Saved data entries:
****************
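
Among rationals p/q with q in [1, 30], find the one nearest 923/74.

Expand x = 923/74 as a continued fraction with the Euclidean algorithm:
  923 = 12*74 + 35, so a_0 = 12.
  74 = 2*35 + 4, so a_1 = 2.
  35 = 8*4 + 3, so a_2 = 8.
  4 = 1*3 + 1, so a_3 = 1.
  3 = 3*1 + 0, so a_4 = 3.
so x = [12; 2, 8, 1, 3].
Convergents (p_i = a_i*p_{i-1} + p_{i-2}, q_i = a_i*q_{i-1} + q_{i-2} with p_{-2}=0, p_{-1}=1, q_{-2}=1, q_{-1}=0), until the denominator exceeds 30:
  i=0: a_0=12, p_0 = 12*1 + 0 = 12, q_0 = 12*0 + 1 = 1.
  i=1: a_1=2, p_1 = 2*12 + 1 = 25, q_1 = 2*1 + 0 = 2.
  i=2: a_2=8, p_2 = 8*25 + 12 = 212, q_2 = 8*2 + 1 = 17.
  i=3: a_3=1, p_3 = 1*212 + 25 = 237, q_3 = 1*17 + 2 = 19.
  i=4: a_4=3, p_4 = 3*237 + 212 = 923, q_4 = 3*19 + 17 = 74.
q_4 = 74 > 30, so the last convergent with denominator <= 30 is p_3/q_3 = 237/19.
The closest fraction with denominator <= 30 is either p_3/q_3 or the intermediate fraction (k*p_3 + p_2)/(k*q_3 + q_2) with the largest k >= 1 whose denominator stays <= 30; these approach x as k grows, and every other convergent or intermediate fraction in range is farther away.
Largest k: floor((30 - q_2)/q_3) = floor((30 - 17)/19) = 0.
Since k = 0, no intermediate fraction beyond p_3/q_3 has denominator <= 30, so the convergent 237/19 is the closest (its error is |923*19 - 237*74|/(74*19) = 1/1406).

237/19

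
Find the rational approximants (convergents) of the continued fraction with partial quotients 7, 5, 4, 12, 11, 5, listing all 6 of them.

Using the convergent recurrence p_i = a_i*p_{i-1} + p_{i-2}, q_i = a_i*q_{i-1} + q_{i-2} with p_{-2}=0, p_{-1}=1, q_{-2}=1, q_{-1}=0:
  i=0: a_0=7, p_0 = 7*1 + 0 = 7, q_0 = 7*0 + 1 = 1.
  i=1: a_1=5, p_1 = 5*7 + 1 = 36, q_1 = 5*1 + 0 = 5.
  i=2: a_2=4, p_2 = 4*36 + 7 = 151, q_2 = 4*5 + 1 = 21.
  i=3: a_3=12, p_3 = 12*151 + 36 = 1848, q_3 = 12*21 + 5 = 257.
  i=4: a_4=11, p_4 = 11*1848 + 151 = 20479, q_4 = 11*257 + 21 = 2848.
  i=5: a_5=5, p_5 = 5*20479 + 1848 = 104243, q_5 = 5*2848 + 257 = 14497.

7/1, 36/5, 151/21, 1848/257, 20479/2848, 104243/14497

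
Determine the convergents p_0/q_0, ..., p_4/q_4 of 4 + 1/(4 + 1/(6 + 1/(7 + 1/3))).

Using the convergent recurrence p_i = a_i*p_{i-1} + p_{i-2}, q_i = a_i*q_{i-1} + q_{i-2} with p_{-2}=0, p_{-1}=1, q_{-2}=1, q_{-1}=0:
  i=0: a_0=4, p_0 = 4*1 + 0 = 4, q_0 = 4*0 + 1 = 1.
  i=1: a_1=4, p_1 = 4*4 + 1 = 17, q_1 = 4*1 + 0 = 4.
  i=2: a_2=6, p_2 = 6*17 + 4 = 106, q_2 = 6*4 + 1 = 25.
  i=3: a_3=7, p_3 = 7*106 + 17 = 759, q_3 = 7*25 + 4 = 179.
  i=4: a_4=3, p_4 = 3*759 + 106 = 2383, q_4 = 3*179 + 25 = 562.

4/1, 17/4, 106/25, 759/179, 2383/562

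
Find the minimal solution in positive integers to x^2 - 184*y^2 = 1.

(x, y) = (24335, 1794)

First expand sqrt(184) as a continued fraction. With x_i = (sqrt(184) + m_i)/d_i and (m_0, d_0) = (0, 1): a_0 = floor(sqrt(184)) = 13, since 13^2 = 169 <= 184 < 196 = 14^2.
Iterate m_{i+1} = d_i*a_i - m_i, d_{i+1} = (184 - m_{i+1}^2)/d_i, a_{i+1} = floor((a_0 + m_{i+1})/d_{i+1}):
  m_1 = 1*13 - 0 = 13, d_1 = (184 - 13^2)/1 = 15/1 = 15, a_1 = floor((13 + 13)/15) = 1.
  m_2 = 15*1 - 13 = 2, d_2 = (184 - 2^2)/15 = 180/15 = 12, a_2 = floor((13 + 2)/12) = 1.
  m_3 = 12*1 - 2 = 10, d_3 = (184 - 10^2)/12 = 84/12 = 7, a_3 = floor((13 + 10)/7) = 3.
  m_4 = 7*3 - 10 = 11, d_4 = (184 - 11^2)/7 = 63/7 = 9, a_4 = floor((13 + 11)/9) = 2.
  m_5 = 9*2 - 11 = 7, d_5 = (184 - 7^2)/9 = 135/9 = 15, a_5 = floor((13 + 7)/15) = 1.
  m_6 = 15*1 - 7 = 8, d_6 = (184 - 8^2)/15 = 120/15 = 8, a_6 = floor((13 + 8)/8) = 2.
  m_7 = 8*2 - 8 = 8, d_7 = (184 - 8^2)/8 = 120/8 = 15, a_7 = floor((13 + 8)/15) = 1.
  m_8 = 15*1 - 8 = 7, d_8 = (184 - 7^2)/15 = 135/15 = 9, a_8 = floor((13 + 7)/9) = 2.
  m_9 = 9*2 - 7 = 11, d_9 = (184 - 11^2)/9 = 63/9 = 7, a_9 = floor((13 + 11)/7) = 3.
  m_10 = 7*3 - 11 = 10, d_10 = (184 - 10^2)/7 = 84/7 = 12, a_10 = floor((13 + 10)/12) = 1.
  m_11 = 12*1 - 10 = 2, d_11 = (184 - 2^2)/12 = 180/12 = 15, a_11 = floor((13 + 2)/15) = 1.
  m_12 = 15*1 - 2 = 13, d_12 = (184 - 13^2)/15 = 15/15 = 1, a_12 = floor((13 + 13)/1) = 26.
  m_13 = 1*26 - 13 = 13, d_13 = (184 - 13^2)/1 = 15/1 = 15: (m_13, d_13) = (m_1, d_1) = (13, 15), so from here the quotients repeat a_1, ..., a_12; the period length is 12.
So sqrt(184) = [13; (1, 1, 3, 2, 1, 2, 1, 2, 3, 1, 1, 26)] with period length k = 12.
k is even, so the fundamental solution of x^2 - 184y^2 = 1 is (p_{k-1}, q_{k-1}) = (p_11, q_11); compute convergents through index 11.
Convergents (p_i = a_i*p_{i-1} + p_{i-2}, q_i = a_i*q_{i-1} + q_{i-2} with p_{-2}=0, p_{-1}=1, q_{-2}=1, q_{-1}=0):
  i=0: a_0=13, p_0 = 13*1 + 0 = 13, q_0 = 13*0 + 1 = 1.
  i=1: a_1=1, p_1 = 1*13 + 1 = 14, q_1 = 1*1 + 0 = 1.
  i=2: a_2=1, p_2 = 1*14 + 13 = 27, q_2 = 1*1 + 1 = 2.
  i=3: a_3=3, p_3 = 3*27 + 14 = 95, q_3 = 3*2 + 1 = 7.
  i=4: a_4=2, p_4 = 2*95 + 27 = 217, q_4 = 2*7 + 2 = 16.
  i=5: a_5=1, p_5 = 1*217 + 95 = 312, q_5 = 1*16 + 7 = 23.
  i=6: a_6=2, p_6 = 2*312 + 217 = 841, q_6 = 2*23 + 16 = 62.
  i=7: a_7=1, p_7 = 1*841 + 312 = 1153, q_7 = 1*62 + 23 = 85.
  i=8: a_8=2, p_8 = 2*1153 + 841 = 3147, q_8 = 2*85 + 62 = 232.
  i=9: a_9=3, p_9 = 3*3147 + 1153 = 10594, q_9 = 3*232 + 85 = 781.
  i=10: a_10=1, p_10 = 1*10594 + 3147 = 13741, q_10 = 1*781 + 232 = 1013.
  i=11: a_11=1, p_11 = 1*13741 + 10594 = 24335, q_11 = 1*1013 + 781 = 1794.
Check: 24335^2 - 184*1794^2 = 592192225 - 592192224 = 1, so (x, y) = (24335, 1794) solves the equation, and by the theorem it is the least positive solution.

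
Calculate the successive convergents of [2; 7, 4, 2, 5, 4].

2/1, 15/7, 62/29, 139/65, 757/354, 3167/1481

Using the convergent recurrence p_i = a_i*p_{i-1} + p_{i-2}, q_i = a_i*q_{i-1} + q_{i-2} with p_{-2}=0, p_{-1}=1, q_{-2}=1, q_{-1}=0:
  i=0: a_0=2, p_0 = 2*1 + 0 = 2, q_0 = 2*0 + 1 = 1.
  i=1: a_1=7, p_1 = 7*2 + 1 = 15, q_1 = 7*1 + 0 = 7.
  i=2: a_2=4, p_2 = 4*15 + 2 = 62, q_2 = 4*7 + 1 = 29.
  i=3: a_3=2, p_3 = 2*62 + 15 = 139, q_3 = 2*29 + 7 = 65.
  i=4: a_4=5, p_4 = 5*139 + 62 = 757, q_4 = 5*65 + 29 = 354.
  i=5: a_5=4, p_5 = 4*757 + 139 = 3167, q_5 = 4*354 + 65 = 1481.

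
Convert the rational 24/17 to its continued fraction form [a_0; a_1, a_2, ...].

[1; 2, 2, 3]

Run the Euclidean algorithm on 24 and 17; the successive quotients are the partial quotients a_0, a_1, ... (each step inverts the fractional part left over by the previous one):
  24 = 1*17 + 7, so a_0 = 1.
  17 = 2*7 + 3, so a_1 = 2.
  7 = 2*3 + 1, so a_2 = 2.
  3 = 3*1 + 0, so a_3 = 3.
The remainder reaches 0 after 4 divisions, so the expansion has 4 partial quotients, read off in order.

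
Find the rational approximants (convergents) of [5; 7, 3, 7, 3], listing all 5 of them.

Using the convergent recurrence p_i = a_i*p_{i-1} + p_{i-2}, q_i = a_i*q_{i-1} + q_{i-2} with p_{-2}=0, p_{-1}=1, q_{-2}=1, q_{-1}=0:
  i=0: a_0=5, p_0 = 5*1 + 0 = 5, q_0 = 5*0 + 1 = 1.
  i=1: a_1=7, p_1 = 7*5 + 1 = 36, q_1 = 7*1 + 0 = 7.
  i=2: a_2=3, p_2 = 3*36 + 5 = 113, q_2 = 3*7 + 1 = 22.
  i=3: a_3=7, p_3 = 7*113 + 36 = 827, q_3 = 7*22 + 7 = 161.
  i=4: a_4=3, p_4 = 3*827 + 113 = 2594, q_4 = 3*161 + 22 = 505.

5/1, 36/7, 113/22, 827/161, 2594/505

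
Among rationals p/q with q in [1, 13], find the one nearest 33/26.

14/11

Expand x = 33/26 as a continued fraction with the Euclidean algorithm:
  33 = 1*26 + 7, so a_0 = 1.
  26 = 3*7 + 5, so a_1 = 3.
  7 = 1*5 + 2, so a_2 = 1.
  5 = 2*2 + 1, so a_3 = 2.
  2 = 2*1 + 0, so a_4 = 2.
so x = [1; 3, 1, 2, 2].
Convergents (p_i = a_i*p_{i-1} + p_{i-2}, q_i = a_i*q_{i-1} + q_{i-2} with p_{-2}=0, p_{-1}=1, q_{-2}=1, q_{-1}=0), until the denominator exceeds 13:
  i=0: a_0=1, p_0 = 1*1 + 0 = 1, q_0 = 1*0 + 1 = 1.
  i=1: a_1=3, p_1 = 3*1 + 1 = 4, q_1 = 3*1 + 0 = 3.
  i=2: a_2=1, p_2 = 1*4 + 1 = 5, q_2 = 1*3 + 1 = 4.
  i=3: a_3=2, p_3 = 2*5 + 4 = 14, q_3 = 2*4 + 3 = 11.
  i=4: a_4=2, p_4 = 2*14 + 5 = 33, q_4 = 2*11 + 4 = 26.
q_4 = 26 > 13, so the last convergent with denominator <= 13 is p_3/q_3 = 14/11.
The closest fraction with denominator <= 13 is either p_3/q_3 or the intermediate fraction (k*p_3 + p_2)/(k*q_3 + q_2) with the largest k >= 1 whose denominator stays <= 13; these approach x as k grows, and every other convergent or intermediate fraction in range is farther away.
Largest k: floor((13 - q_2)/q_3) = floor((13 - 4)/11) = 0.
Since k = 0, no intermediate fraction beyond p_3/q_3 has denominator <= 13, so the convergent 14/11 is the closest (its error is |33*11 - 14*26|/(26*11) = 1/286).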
****************
→ Work to be completed:
The word is "rationals". Copy every line above where it appears.

→ Completed exercise:
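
Among rationals p/q with q in [1, 30], find the one nearest 923/74.
Among rationals p/q with q in [1, 13], find the one nearest 33/26.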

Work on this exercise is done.